- [DATA SHOWN]:
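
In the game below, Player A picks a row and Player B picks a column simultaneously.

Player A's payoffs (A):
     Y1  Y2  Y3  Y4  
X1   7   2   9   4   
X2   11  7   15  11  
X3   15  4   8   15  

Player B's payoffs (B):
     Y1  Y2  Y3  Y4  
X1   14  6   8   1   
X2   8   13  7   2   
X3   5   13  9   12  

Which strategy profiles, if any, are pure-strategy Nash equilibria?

A profile is a Nash equilibrium when each player is best-responding to the other.
Player A's best responses — vs Y1: X3 (payoff 15); vs Y2: X2 (payoff 7); vs Y3: X2 (payoff 15); vs Y4: X3 (payoff 15).
Player B's best responses — vs X1: Y1 (payoff 14); vs X2: Y2 (payoff 13); vs X3: Y2 (payoff 13).
The only mutual best response is (X2, Y2); neither player gains by switching there.

(X2, Y2)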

- [PROBLEM DESCRIPTION]:
The task requires that all the material be restated word for word.

- [YOUR SOLUTION]:
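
In the game below, Player A picks a row and Player B picks a column simultaneously.

Player A's payoffs (A):
     Y1  Y2  Y3  Y4  
X1   7   2   9   4   
X2   11  7   15  11  
X3   15  4   8   15  

Player B's payoffs (B):
     Y1  Y2  Y3  Y4  
X1   14  6   8   1   
X2   8   13  7   2   
X3   5   13  9   12  

Which strategy profiles, if any, are pure-strategy Nash equilibria?

A profile is a Nash equilibrium when each player is best-responding to the other.
Player A's best responses — vs Y1: X3 (payoff 15); vs Y2: X2 (payoff 7); vs Y3: X2 (payoff 15); vs Y4: X3 (payoff 15).
Player B's best responses — vs X1: Y1 (payoff 14); vs X2: Y2 (payoff 13); vs X3: Y2 (payoff 13).
The only mutual best response is (X2, Y2); neither player gains by switching there.

(X2, Y2)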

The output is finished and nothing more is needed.